* [Activity]:
Transcribe each record exactly. Include every one.

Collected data
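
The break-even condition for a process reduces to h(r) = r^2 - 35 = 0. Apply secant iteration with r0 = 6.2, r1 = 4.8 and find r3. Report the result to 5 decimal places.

h(6.2) = 3.4400000, h(4.8) = -11.9600000
r2 = 4.8000000 − (-11.9600000)·(4.8000000 − 6.2000000) / (-11.9600000 − 3.4400000) = 4.8000000 − (16.7440000)/(-15.4000000) = 5.8872727
h(5.8872727) = -0.3400198
r3 = 5.8872727 − (-0.3400198)·(5.8872727 − 4.8000000) / (-0.3400198 − (-11.9600000)) = 5.8872727 − (-0.3696943)/(11.6199802) = 5.9190881

5.91909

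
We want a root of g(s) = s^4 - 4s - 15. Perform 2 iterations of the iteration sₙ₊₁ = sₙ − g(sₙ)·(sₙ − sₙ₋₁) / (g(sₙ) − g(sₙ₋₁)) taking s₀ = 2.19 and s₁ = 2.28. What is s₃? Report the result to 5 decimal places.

g(2.19) = -0.7574248, g(2.28) = 2.9033626
s₂ = 2.2800000 − 2.9033626·(2.2800000 − 2.1900000) / (2.9033626 − (-0.7574248)) = 2.2800000 − (0.2613026)/(3.6607873) = 2.2086212
g(2.2086212) = -0.0395268
s₃ = 2.2086212 − (-0.0395268)·(2.2086212 − 2.2800000) / (-0.0395268 − 2.9033626) = 2.2086212 − (0.0028214)/(-2.9428894) = 2.2095799

2.20958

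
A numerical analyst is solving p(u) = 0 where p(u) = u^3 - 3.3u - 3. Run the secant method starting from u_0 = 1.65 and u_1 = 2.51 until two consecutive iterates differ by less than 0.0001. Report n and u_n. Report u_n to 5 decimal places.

n = 6, u_n = 2.16469

p(1.65) = -3.9528750, p(2.51) = 4.5302510
u_2 = 2.5100000 − 4.5302510·(0.8600000)/(8.4831260) = 2.0507335;  |Δ| = 0.4592665
p(2.0507335) = -1.1430449
u_3 = 2.0507335 − (-1.1430449)·(-0.4592665)/(-5.6732959) = 2.1432656;  |Δ| = 0.0925322
p(2.1432656) = -0.2274983
u_4 = 2.1432656 − (-0.2274983)·(0.0925322)/(0.9155466) = 2.1662583;  |Δ| = 0.0229927
p(2.1662583) = 0.0168943
u_5 = 2.1662583 − 0.0168943·(0.0229927)/(0.2443927) = 2.1646689;  |Δ| = 0.0015894
p(2.1646689) = -0.0002202
u_6 = 2.1646689 − (-0.0002202)·(-0.0015894)/(-0.0171146) = 2.1646894;  |Δ| = 0.0000205
|u_6 − u_5| = 0.0000205 < 0.0001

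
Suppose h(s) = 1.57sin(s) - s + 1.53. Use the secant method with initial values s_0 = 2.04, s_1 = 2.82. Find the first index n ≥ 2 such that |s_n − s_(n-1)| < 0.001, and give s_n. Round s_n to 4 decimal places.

n = 5, s_n = 2.4865

h(2.04) = 0.890328, h(2.82) = -0.793758
s_2 = 2.820000 − (-0.793758)·(0.780000)/(-1.684086) = 2.452364;  |Δ| = 0.367636
h(2.452364) = 0.076066
s_3 = 2.452364 − 0.076066·(-0.367636)/(0.869823) = 2.484513;  |Δ| = 0.032150
h(2.484513) = 0.004453
s_4 = 2.484513 − 0.004453·(0.032150)/(-0.071612) = 2.486513;  |Δ| = 0.001999
h(2.486513) = -0.000033
s_5 = 2.486513 − (-0.000033)·(0.001999)/(-0.004487) = 2.486498;  |Δ| = 0.000015
|s_5 − s_4| = 0.000015 < 0.001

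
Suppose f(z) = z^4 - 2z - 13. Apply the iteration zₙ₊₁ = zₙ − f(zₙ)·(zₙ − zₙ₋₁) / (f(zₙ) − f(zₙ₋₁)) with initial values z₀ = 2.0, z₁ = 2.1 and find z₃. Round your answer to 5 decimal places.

f(2.0) = -1.0000000, f(2.1) = 2.2481000
z₂ = 2.1000000 − 2.2481000·(2.1000000 − 2.0000000) / (2.2481000 − (-1.0000000)) = 2.1000000 − (0.2248100)/(3.2481000) = 2.0307872
f(2.0307872) = -0.0534003
z₃ = 2.0307872 − (-0.0534003)·(2.0307872 − 2.1000000) / (-0.0534003 − 2.2481000) = 2.0307872 − (0.0036960)/(-2.3015003) = 2.0323931

2.03239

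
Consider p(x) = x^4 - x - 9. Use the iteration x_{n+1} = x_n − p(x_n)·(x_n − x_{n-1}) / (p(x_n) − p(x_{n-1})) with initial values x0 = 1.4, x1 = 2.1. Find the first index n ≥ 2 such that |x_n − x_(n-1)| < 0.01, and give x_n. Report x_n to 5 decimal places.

p(1.4) = -6.5584000, p(2.1) = 8.3481000
x2 = 2.1000000 − 8.3481000·(0.7000000)/(14.9065000) = 1.7079784;  |Δ| = 0.3920216
p(1.7079784) = -2.1979797
x3 = 1.7079784 − (-2.1979797)·(-0.3920216)/(-10.5460797) = 1.7896823;  |Δ| = 0.0817039
p(1.7896823) = -0.5307127
x4 = 1.7896823 − (-0.5307127)·(0.0817039)/(1.6672669) = 1.8156897;  |Δ| = 0.0260074
p(1.8156897) = 0.0527323
x5 = 1.8156897 − 0.0527323·(0.0260074)/(0.5834450) = 1.8133391;  |Δ| = 0.0023506
|x5 − x4| = 0.0023506 < 0.01

n = 5, x_n = 1.81334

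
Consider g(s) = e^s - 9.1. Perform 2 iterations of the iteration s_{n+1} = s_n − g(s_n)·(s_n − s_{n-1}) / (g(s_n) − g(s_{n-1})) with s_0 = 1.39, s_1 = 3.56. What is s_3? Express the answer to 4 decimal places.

g(1.39) = -5.085150, g(3.56) = 26.063197
s_2 = 3.560000 − 26.063197·(3.560000 − 1.390000) / (26.063197 − (-5.085150)) = 3.560000 − (56.557138)/(31.148347) = 1.744265
g(1.744265) = -3.378304
s_3 = 1.744265 − (-3.378304)·(1.744265 − 3.560000) / (-3.378304 − 26.063197) = 1.744265 − (6.134105)/(-29.441502) = 1.952614

1.9526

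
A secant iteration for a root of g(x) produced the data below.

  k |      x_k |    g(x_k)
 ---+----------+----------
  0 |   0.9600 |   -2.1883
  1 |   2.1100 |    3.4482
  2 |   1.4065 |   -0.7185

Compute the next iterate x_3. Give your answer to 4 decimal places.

1.5278

x_3 = 1.4065 − (-0.7185)·(1.4065 − 2.1100) / (-0.7185 − 3.4482)
   = 1.4065 − (0.505465)/(-4.166700) = 1.527811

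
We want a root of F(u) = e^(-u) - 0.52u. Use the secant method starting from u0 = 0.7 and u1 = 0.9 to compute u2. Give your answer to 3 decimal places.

0.837

F(0.7) = 0.13259, F(0.9) = -0.06143
u2 = 0.90000 − (-0.06143)·(0.90000 − 0.70000) / (-0.06143 − 0.13259) = 0.90000 − (-0.01229)/(-0.19402) = 0.83667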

* [Solution]:
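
The break-even condition for a process reduces to h(r) = r^2 - 35 = 0. Apply secant iteration with r0 = 6.2, r1 = 4.8 and find r3. Report the result to 5 decimal places.

h(6.2) = 3.4400000, h(4.8) = -11.9600000
r2 = 4.8000000 − (-11.9600000)·(4.8000000 − 6.2000000) / (-11.9600000 − 3.4400000) = 4.8000000 − (16.7440000)/(-15.4000000) = 5.8872727
h(5.8872727) = -0.3400198
r3 = 5.8872727 − (-0.3400198)·(5.8872727 − 4.8000000) / (-0.3400198 − (-11.9600000)) = 5.8872727 − (-0.3696943)/(11.6199802) = 5.9190881

5.91909

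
We want a root of g(s) = s^4 - 4s - 15. Perform 2 iterations of the iteration sₙ₊₁ = sₙ − g(sₙ)·(sₙ − sₙ₋₁) / (g(sₙ) − g(sₙ₋₁)) taking s₀ = 2.19 and s₁ = 2.28. What is s₃? Report the result to 5 decimal places.

g(2.19) = -0.7574248, g(2.28) = 2.9033626
s₂ = 2.2800000 − 2.9033626·(2.2800000 − 2.1900000) / (2.9033626 − (-0.7574248)) = 2.2800000 − (0.2613026)/(3.6607873) = 2.2086212
g(2.2086212) = -0.0395268
s₃ = 2.2086212 − (-0.0395268)·(2.2086212 − 2.2800000) / (-0.0395268 − 2.9033626) = 2.2086212 − (0.0028214)/(-2.9428894) = 2.2095799

2.20958

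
A numerical analyst is solving p(u) = 0 where p(u) = u^3 - 3.3u - 3. Run the secant method starting from u_0 = 1.65 and u_1 = 2.51 until two consecutive iterates differ by less than 0.0001. Report n and u_n. Report u_n to 5 decimal places.

n = 6, u_n = 2.16469

p(1.65) = -3.9528750, p(2.51) = 4.5302510
u_2 = 2.5100000 − 4.5302510·(0.8600000)/(8.4831260) = 2.0507335;  |Δ| = 0.4592665
p(2.0507335) = -1.1430449
u_3 = 2.0507335 − (-1.1430449)·(-0.4592665)/(-5.6732959) = 2.1432656;  |Δ| = 0.0925322
p(2.1432656) = -0.2274983
u_4 = 2.1432656 − (-0.2274983)·(0.0925322)/(0.9155466) = 2.1662583;  |Δ| = 0.0229927
p(2.1662583) = 0.0168943
u_5 = 2.1662583 − 0.0168943·(0.0229927)/(0.2443927) = 2.1646689;  |Δ| = 0.0015894
p(2.1646689) = -0.0002202
u_6 = 2.1646689 − (-0.0002202)·(-0.0015894)/(-0.0171146) = 2.1646894;  |Δ| = 0.0000205
|u_6 − u_5| = 0.0000205 < 0.0001

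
Suppose h(s) = 1.57sin(s) - s + 1.53. Use the secant method with initial values s_0 = 2.04, s_1 = 2.82. Find the first index n ≥ 2 such that |s_n − s_(n-1)| < 0.001, and give s_n. Round s_n to 4 decimal places.

n = 5, s_n = 2.4865

h(2.04) = 0.890328, h(2.82) = -0.793758
s_2 = 2.820000 − (-0.793758)·(0.780000)/(-1.684086) = 2.452364;  |Δ| = 0.367636
h(2.452364) = 0.076066
s_3 = 2.452364 − 0.076066·(-0.367636)/(0.869823) = 2.484513;  |Δ| = 0.032150
h(2.484513) = 0.004453
s_4 = 2.484513 − 0.004453·(0.032150)/(-0.071612) = 2.486513;  |Δ| = 0.001999
h(2.486513) = -0.000033
s_5 = 2.486513 − (-0.000033)·(0.001999)/(-0.004487) = 2.486498;  |Δ| = 0.000015
|s_5 − s_4| = 0.000015 < 0.001

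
Suppose f(z) = z^4 - 2z - 13. Apply the iteration zₙ₊₁ = zₙ − f(zₙ)·(zₙ − zₙ₋₁) / (f(zₙ) − f(zₙ₋₁)) with initial values z₀ = 2.0, z₁ = 2.1 and find z₃. Round your answer to 5 decimal places.

f(2.0) = -1.0000000, f(2.1) = 2.2481000
z₂ = 2.1000000 − 2.2481000·(2.1000000 − 2.0000000) / (2.2481000 − (-1.0000000)) = 2.1000000 − (0.2248100)/(3.2481000) = 2.0307872
f(2.0307872) = -0.0534003
z₃ = 2.0307872 − (-0.0534003)·(2.0307872 − 2.1000000) / (-0.0534003 − 2.2481000) = 2.0307872 − (0.0036960)/(-2.3015003) = 2.0323931

2.03239

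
Consider p(x) = x^4 - x - 9. Use the iteration x_{n+1} = x_n − p(x_n)·(x_n − x_{n-1}) / (p(x_n) − p(x_{n-1})) with initial values x0 = 1.4, x1 = 2.1. Find the first index n ≥ 2 such that |x_n − x_(n-1)| < 0.01, and give x_n. Report x_n to 5 decimal places.

p(1.4) = -6.5584000, p(2.1) = 8.3481000
x2 = 2.1000000 − 8.3481000·(0.7000000)/(14.9065000) = 1.7079784;  |Δ| = 0.3920216
p(1.7079784) = -2.1979797
x3 = 1.7079784 − (-2.1979797)·(-0.3920216)/(-10.5460797) = 1.7896823;  |Δ| = 0.0817039
p(1.7896823) = -0.5307127
x4 = 1.7896823 − (-0.5307127)·(0.0817039)/(1.6672669) = 1.8156897;  |Δ| = 0.0260074
p(1.8156897) = 0.0527323
x5 = 1.8156897 − 0.0527323·(0.0260074)/(0.5834450) = 1.8133391;  |Δ| = 0.0023506
|x5 − x4| = 0.0023506 < 0.01

n = 5, x_n = 1.81334

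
Consider g(s) = e^s - 9.1. Perform 2 iterations of the iteration s_{n+1} = s_n − g(s_n)·(s_n − s_{n-1}) / (g(s_n) − g(s_{n-1})) with s_0 = 1.39, s_1 = 3.56. What is s_3? Express the answer to 4 decimal places.

g(1.39) = -5.085150, g(3.56) = 26.063197
s_2 = 3.560000 − 26.063197·(3.560000 − 1.390000) / (26.063197 − (-5.085150)) = 3.560000 − (56.557138)/(31.148347) = 1.744265
g(1.744265) = -3.378304
s_3 = 1.744265 − (-3.378304)·(1.744265 − 3.560000) / (-3.378304 − 26.063197) = 1.744265 − (6.134105)/(-29.441502) = 1.952614

1.9526

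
A secant iteration for a root of g(x) produced the data below.

  k |      x_k |    g(x_k)
 ---+----------+----------
  0 |   0.9600 |   -2.1883
  1 |   2.1100 |    3.4482
  2 |   1.4065 |   -0.7185

Compute the next iterate x_3. Give your answer to 4 decimal places.

1.5278

x_3 = 1.4065 − (-0.7185)·(1.4065 − 2.1100) / (-0.7185 − 3.4482)
   = 1.4065 − (0.505465)/(-4.166700) = 1.527811

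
We want a root of F(u) = e^(-u) - 0.52u. Use the secant method starting from u0 = 0.7 and u1 = 0.9 to compute u2. Give your answer to 3 decimal places.

0.837

F(0.7) = 0.13259, F(0.9) = -0.06143
u2 = 0.90000 − (-0.06143)·(0.90000 − 0.70000) / (-0.06143 − 0.13259) = 0.90000 − (-0.01229)/(-0.19402) = 0.83667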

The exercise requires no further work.